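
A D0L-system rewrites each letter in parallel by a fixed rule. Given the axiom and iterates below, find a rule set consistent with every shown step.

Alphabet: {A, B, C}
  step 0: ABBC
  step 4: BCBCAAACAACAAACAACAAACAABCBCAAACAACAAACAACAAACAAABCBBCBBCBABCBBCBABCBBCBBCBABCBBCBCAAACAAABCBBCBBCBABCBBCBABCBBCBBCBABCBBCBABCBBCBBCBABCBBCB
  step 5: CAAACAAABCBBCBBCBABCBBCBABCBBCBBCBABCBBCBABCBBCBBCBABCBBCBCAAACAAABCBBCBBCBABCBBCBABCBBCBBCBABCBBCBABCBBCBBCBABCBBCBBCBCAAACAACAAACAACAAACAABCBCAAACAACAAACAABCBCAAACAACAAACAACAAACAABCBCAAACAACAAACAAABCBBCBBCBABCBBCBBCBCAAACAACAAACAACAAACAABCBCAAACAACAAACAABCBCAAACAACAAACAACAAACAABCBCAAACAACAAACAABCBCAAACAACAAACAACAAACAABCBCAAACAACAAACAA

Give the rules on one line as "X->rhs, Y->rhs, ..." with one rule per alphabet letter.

  step 4 ⇒ step 5: BCBCAAACAACAAACAACAAACAABCBCAAACAACAAACAACAAACAAABCBBCBBCBABCBBCBABCBBCBBCBABCBBCBCAAACAAABCBBCBBCBABCBBCBABCBBCBBCBABCBBCBABCBBCBBCBABCBBCB ⇒ CAA·A·CAA·A·BCB·BCB·BCB·A·BCB·BCB·A·BCB·BCB·BCB·A·BCB·BCB·A·BCB·BCB·BCB·A·BCB·BCB·CAA·A·CAA·A·BCB·BCB·BCB·A·BCB·BCB·A·BCB·BCB·BCB·A·BCB·BCB·A·BCB·BCB·BCB·A·BCB·BCB·BCB·CAA·A·CAA·CAA·A·CAA·CAA·A·CAA·BCB·CAA·A·CAA·CAA·A·CAA·BCB·CAA·A·CAA·CAA·A·CAA·CAA·A·CAA·BCB·CAA·A·CAA·CAA·A·CAA·A·BCB·BCB·BCB·A·BCB·BCB·BCB·CAA·A·CAA·CAA·A·CAA·CAA·A·CAA·BCB·CAA·A·CAA·CAA·A·CAA·BCB·CAA·A·CAA·CAA·A·CAA·CAA·A·CAA·BCB·CAA·A·CAA·CAA·A·CAA·BCB·CAA·A·CAA·CAA·A·CAA·CAA·A·CAA·BCB·CAA·A·CAA·CAA·A·CAA
    A ↦ BCB
    B ↦ CAA
    C ↦ A

A->BCB, B->CAA, C->A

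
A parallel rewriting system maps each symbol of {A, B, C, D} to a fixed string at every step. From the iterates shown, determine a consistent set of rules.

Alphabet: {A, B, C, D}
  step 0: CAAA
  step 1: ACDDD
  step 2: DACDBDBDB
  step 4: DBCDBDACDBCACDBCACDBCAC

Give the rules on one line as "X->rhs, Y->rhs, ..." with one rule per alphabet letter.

  step 1 ⇒ step 2: ACDDD ⇒ D·AC·DB·DB·DB
    A ↦ D
    C ↦ AC
    D ↦ DB
    B ↦ C  (constrained at step 2)

A->D, B->C, C->AC, D->DB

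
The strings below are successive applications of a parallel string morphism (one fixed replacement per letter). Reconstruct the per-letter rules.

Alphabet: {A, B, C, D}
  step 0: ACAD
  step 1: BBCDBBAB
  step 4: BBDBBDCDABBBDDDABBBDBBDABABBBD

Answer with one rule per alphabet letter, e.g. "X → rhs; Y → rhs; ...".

A->BB, B->D, C->CD, D->AB

  step 0 ⇒ step 1: ACAD ⇒ BB·CD·BB·AB
    A ↦ BB
    C ↦ CD
    D ↦ AB
    B ↦ D  (constrained at step 1)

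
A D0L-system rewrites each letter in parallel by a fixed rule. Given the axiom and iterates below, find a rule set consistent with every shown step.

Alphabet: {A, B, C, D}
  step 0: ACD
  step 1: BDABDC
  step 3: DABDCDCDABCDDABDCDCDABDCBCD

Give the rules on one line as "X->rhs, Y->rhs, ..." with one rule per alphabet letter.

  step 0 ⇒ step 1: ACD ⇒ B·DAB·DC
    A ↦ B
    C ↦ DAB
    D ↦ DC
    B ↦ CD  (constrained at step 1)

A->B, B->CD, C->DAB, D->DC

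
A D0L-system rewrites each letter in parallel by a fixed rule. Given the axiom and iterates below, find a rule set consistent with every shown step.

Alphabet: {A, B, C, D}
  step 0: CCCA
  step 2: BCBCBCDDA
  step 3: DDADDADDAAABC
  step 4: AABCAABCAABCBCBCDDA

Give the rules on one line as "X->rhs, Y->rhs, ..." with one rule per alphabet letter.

A->BC, B->DD, C->A, D->A

  step 3 ⇒ step 4: DDADDADDAAABC ⇒ A·A·BC·A·A·BC·A·A·BC·BC·BC·DD·A
    A ↦ BC
    B ↦ DD
    C ↦ A
    D ↦ A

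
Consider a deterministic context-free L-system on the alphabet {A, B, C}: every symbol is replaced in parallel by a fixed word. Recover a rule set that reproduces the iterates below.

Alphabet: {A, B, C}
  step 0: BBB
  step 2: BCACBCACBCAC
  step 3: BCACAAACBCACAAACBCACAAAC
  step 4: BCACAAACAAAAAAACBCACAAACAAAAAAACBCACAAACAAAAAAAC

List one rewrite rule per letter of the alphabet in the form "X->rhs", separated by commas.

A->AA, B->BC, C->AC

  step 3 ⇒ step 4: BCACAAACBCACAAACBCACAAAC ⇒ BC·AC·AA·AC·AA·AA·AA·AC·BC·AC·AA·AC·AA·AA·AA·AC·BC·AC·AA·AC·AA·AA·AA·AC
    A ↦ AA
    B ↦ BC
    C ↦ AC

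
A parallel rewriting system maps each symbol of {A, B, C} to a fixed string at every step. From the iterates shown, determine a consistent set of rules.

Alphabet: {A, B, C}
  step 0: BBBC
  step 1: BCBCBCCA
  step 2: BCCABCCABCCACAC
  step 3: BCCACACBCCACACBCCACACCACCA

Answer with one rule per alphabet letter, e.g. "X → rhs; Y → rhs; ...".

  step 2 ⇒ step 3: BCCABCCABCCACAC ⇒ BC·CA·CA·C·BC·CA·CA·C·BC·CA·CA·C·CA·C·CA
    A ↦ C
    B ↦ BC
    C ↦ CA

A->C, B->BC, C->CA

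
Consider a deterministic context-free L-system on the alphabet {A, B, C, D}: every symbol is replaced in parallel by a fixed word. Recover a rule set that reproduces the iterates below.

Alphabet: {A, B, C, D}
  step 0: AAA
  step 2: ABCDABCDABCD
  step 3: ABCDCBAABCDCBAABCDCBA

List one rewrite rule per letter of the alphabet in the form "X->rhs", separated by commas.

A->AB, B->CD, C->CB, D->A

  step 2 ⇒ step 3: ABCDABCDABCD ⇒ AB·CD·CB·A·AB·CD·CB·A·AB·CD·CB·A
    A ↦ AB
    B ↦ CD
    C ↦ CB
    D ↦ A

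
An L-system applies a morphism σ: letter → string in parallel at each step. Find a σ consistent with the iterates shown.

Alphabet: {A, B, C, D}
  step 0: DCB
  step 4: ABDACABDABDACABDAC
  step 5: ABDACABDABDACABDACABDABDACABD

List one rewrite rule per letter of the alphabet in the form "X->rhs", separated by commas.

A->AB, B->D, C->D, D->AC

  step 4 ⇒ step 5: ABDACABDABDACABDAC ⇒ AB·D·AC·AB·D·AB·D·AC·AB·D·AC·AB·D·AB·D·AC·AB·D
    A ↦ AB
    B ↦ D
    C ↦ D
    D ↦ AC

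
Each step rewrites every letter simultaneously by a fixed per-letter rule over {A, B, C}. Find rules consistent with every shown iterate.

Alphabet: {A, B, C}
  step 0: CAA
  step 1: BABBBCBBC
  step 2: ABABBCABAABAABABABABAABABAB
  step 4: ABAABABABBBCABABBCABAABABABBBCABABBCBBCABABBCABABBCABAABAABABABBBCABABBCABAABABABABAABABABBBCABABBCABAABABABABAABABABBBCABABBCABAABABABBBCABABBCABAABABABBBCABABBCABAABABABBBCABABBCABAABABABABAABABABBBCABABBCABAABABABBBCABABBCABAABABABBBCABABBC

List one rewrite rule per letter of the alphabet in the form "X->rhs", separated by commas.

  step 1 ⇒ step 2: BABBBCBBC ⇒ ABA·BBC·ABA·ABA·ABA·BAB·ABA·ABA·BAB
    A ↦ BBC
    B ↦ ABA
    C ↦ BAB

A->BBC, B->ABA, C->BAB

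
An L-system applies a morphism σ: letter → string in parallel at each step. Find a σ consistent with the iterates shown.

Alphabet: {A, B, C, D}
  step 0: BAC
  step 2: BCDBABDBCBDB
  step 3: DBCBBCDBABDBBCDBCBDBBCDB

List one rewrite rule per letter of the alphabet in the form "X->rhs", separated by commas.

  step 2 ⇒ step 3: BCDBABDBCBDB ⇒ DB·CB·BC·DB·AB·DB·BC·DB·CB·DB·BC·DB
    A ↦ AB
    B ↦ DB
    C ↦ CB
    D ↦ BC

A->AB, B->DB, C->CB, D->BC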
^^^^
EXERCISE GOAL:
In your answer, include only the lines above starting at the line that holds "step 4: BCACAAACAAAAAAACBCACAAACAAAAAAACBCACAAACAAAAAAAC" and ending at the line that holds "step 2: BCCABCCABCCACAC", copied exactly.

ANSWER FOR THE TASK:
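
  step 4: BCACAAACAAAAAAACBCACAAACAAAAAAACBCACAAACAAAAAAAC

List one rewrite rule per letter of the alphabet in the form "X->rhs", separated by commas.

A->AA, B->BC, C->AC

  step 3 ⇒ step 4: BCACAAACBCACAAACBCACAAAC ⇒ BC·AC·AA·AC·AA·AA·AA·AC·BC·AC·AA·AC·AA·AA·AA·AC·BC·AC·AA·AC·AA·AA·AA·AC
    A ↦ AA
    B ↦ BC
    C ↦ AC

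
A parallel rewriting system maps each symbol of {A, B, C} to a fixed string at every step. From the iterates shown, determine a consistent set of rules.

Alphabet: {A, B, C}
  step 0: BBBC
  step 1: BCBCBCCA
  step 2: BCCABCCABCCACAC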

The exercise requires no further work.